= Activity =
Look through the records that follow and state how many lines hold the word "actions", without adding anything.

*** Information Section Begins ***

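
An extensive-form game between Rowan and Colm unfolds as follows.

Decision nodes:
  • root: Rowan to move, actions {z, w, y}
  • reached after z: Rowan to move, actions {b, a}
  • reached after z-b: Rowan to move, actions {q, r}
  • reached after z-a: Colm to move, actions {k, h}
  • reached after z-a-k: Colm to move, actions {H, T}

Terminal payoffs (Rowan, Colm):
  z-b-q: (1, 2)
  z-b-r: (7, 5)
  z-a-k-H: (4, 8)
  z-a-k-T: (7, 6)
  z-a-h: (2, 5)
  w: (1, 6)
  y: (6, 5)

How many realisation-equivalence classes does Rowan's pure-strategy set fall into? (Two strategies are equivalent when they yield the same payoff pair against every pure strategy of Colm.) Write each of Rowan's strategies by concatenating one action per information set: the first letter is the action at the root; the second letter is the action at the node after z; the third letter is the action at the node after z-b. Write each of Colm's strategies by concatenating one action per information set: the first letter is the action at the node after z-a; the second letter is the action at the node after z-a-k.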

*** Information Section Ends ***
*** Information Section Begins ***

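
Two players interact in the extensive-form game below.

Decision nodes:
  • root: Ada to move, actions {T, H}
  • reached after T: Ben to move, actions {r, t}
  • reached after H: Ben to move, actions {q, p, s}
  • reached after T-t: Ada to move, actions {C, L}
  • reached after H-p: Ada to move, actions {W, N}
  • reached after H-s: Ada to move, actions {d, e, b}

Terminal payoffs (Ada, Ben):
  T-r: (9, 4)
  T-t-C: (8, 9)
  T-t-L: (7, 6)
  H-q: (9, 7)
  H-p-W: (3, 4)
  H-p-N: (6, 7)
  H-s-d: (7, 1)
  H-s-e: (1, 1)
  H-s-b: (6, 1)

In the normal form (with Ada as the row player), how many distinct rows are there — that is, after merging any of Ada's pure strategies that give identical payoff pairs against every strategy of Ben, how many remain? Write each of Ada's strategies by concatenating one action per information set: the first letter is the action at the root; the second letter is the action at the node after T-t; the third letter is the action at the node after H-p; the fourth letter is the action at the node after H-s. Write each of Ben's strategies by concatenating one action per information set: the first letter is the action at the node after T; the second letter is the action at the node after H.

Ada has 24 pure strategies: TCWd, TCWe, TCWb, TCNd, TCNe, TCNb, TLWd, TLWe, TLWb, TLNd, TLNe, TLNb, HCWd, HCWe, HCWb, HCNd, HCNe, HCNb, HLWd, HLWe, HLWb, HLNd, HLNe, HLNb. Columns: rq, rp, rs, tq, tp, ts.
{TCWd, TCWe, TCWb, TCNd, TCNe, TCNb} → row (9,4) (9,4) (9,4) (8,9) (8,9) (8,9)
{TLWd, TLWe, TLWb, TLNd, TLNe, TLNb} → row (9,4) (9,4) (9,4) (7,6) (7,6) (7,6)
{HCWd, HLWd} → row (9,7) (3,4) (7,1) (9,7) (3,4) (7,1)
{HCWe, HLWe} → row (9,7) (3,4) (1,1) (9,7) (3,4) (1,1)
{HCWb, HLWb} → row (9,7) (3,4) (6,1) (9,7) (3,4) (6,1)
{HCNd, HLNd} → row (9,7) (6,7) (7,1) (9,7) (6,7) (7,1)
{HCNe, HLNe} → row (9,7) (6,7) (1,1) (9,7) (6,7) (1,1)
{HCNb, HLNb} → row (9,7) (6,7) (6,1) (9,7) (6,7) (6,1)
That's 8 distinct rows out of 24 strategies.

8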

*** Information Section Ends ***

= Reply to the task =
11